- Stored data entries
——
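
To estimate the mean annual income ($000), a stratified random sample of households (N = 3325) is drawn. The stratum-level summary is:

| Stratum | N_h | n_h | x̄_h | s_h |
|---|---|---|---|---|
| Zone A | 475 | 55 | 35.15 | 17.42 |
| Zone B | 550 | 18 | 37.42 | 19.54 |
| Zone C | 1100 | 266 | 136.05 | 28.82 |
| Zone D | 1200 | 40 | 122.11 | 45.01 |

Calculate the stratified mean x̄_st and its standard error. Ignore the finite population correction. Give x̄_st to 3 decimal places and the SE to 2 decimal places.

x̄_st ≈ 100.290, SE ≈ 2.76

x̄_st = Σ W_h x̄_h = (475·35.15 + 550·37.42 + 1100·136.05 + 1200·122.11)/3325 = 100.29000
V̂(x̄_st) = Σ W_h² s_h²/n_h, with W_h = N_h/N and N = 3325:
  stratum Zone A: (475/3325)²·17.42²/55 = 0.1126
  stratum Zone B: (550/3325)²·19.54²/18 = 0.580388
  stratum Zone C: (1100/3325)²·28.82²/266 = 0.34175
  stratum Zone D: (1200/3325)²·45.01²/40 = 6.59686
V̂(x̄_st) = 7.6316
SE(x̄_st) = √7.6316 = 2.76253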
——
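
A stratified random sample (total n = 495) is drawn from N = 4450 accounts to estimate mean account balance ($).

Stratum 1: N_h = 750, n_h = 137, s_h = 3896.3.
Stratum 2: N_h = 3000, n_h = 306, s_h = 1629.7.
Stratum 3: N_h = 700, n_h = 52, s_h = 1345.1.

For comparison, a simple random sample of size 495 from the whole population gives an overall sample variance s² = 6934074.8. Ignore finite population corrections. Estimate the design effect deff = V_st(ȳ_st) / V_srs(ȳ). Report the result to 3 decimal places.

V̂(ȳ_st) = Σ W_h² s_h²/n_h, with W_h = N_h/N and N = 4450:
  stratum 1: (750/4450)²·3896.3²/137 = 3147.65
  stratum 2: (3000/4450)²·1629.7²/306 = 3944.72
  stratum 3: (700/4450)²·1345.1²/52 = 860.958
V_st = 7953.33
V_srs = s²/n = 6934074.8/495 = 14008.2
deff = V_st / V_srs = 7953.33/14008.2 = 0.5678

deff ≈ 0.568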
——
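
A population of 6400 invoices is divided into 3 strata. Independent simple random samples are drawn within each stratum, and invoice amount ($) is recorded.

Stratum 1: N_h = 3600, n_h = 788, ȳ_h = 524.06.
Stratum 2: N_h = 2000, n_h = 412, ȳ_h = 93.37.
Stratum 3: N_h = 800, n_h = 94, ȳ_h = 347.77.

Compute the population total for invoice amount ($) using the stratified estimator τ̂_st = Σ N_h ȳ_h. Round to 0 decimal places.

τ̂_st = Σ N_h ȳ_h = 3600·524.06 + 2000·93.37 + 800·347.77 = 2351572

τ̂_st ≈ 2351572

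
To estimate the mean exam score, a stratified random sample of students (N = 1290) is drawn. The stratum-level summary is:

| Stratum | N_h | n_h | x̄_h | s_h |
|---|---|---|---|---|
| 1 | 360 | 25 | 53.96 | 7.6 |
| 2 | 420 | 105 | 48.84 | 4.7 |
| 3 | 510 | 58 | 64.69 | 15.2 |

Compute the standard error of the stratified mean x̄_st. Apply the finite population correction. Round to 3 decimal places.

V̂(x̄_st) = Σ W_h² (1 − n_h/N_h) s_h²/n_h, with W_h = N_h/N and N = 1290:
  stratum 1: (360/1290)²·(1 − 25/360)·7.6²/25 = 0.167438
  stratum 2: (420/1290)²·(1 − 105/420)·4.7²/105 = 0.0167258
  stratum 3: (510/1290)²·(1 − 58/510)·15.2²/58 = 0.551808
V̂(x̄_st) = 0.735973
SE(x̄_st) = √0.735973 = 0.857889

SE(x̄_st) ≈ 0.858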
——
Lines in the records that hold "summary" should be tallied, with the total given on its own.

- RESULT FOR THIS EXERCISE
2